## [TASK STATEMENT]
Find the line containing "What are bytes 0..7 of the other plaintext M2? Write" in the entries below. Restate it and each line after it, word for word, up to and including the line containing "You guess that the first 4".

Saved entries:

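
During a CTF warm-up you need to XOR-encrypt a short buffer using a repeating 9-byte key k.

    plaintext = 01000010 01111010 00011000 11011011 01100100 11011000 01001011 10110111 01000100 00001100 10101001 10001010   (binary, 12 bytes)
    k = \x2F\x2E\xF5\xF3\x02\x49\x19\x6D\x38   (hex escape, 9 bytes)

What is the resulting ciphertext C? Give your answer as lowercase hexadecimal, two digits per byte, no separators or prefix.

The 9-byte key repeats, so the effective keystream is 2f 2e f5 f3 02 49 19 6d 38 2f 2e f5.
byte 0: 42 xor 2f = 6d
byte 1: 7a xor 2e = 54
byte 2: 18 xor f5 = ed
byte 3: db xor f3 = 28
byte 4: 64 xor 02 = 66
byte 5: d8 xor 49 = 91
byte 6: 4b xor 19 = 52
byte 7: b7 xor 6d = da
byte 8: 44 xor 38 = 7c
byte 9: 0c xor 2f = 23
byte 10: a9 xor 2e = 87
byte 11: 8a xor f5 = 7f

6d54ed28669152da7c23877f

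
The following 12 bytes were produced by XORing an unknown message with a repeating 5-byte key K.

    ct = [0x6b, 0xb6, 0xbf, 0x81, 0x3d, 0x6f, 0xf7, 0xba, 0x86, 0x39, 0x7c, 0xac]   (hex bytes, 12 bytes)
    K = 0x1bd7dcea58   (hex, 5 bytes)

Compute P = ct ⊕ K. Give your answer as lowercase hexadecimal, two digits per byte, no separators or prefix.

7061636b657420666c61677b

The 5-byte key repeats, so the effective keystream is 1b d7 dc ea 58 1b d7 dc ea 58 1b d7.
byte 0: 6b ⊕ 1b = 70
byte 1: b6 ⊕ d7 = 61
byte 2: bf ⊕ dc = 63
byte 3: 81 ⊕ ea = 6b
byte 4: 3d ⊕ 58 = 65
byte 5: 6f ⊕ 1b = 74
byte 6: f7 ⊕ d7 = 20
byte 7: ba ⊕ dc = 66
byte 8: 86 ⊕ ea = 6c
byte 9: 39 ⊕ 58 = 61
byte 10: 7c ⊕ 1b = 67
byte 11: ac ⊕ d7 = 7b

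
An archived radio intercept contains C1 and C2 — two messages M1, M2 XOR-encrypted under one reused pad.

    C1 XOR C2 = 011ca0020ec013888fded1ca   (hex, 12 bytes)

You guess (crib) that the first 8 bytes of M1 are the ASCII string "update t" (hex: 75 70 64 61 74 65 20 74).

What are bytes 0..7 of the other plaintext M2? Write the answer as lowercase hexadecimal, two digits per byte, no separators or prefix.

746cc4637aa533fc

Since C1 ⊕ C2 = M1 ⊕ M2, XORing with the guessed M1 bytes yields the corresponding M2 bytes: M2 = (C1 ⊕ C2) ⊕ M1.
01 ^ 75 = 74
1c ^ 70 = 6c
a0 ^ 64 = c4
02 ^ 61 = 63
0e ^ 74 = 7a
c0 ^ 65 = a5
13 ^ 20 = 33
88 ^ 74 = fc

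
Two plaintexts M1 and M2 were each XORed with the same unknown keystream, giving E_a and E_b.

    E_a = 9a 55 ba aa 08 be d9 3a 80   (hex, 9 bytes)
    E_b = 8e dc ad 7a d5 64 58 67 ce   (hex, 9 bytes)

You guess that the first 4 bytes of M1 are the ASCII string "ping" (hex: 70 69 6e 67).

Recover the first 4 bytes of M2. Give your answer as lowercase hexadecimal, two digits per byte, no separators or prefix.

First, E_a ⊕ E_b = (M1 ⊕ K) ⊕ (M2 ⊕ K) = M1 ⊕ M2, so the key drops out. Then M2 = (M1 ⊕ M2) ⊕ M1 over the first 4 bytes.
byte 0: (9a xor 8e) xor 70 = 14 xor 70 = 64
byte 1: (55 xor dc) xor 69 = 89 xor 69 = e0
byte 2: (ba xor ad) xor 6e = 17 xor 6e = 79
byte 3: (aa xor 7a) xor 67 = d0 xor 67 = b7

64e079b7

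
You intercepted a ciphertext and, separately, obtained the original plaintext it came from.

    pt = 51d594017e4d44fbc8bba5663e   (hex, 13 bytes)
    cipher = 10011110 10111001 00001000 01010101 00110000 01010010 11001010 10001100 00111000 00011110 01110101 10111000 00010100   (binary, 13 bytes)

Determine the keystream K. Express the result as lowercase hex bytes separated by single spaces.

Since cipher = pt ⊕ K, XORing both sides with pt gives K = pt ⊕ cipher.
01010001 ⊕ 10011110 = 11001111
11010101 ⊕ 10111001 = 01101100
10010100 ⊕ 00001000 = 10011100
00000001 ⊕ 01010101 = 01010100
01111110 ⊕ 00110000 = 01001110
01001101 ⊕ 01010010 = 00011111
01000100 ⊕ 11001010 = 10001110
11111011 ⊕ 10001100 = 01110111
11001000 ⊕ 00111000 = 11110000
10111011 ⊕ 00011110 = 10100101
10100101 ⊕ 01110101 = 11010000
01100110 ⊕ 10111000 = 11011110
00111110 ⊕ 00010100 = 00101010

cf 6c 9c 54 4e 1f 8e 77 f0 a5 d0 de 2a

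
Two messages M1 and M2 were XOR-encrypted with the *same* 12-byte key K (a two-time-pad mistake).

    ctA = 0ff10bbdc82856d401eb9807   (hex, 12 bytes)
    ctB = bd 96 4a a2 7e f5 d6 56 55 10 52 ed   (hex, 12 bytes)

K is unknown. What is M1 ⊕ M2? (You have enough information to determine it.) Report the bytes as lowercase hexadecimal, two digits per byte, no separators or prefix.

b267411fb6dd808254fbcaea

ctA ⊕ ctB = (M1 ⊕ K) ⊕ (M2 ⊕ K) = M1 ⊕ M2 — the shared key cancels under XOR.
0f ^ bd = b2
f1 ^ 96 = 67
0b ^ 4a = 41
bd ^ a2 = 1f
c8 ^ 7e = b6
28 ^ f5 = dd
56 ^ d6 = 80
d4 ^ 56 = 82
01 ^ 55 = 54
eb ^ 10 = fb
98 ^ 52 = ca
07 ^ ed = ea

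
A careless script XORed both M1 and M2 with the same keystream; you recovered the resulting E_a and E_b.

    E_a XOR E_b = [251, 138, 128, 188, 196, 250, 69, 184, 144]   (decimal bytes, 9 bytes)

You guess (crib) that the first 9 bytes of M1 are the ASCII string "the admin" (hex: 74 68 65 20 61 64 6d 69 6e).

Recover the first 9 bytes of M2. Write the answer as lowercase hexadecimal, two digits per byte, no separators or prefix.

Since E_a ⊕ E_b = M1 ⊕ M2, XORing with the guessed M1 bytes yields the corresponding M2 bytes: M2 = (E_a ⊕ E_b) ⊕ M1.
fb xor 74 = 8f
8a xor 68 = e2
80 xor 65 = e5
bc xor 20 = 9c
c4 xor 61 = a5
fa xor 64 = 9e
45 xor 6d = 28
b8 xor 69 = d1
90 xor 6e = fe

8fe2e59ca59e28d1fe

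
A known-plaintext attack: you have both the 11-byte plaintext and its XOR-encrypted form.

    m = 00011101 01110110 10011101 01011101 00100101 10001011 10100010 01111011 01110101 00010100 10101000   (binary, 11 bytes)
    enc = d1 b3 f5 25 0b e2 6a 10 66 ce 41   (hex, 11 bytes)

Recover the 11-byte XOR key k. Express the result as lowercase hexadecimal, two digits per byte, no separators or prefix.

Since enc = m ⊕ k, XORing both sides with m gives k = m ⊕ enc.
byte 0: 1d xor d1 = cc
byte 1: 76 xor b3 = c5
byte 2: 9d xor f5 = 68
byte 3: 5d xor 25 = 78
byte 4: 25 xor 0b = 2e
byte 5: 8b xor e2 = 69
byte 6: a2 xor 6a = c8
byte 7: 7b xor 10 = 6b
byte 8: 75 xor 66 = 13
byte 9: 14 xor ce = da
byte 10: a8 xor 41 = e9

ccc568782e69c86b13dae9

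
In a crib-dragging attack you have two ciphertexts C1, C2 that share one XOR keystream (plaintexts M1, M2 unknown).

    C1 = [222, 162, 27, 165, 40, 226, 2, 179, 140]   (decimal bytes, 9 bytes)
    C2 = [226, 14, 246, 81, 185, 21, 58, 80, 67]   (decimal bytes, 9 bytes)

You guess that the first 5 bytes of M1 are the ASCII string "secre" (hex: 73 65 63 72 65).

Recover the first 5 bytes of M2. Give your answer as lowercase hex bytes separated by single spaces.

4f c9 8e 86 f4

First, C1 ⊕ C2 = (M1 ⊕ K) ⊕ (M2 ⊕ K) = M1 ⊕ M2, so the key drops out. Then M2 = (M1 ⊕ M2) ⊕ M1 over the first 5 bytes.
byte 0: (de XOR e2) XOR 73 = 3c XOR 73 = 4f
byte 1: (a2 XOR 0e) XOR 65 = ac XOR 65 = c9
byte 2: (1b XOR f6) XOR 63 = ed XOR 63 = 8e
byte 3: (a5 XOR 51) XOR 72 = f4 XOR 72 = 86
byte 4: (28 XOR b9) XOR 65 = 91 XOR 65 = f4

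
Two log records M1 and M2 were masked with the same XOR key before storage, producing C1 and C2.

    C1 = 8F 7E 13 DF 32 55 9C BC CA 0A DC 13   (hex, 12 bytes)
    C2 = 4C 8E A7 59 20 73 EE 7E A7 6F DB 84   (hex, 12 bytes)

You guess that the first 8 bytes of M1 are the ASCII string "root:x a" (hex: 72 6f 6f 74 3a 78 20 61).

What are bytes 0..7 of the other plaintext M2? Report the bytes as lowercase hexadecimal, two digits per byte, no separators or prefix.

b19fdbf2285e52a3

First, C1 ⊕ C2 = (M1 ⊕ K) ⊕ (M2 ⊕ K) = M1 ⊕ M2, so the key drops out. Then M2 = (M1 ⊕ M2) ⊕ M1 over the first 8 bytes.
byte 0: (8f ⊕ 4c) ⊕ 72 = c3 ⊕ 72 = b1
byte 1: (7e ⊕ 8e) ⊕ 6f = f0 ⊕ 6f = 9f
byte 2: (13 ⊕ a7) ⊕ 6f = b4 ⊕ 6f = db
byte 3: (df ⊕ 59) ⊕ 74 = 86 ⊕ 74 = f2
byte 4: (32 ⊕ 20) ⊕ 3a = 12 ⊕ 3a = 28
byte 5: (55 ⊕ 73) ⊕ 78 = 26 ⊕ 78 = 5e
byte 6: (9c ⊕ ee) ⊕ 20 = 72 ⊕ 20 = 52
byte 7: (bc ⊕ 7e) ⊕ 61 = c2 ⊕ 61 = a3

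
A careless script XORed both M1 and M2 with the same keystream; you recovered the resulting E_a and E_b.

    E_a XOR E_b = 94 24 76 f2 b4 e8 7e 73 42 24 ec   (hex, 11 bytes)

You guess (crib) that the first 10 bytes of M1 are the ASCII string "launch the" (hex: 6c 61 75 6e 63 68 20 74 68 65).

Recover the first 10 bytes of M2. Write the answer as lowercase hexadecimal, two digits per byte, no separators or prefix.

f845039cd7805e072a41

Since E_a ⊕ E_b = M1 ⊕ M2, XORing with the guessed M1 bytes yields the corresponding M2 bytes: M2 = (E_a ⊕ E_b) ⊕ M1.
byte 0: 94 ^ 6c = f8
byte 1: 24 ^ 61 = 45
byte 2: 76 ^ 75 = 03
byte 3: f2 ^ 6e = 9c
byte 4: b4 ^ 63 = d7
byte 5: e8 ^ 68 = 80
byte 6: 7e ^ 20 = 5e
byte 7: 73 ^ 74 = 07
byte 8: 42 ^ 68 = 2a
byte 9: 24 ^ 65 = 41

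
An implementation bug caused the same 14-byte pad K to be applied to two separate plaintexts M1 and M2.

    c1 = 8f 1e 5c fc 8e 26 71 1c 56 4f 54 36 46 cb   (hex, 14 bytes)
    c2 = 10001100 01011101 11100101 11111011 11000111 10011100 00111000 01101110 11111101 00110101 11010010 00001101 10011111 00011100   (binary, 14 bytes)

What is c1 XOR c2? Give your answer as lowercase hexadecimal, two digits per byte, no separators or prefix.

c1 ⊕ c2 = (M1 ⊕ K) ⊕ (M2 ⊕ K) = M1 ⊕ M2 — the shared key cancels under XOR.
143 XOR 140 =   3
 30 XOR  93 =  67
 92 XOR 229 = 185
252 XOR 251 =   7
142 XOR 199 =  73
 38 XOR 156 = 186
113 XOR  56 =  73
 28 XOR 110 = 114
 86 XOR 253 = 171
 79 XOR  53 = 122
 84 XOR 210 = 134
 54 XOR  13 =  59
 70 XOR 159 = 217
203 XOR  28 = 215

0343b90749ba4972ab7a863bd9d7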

## [SOLUTION TO THE PROBLEM]
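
What are bytes 0..7 of the other plaintext M2? Write the answer as lowercase hexadecimal, two digits per byte, no separators or prefix.

746cc4637aa533fc

Since C1 ⊕ C2 = M1 ⊕ M2, XORing with the guessed M1 bytes yields the corresponding M2 bytes: M2 = (C1 ⊕ C2) ⊕ M1.
01 ^ 75 = 74
1c ^ 70 = 6c
a0 ^ 64 = c4
02 ^ 61 = 63
0e ^ 74 = 7a
c0 ^ 65 = a5
13 ^ 20 = 33
88 ^ 74 = fc

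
Two plaintexts M1 and M2 were each XORed with the same unknown keystream, giving E_a and E_b.

    E_a = 9a 55 ba aa 08 be d9 3a 80   (hex, 9 bytes)
    E_b = 8e dc ad 7a d5 64 58 67 ce   (hex, 9 bytes)

You guess that the first 4 bytes of M1 are the ASCII string "ping" (hex: 70 69 6e 67).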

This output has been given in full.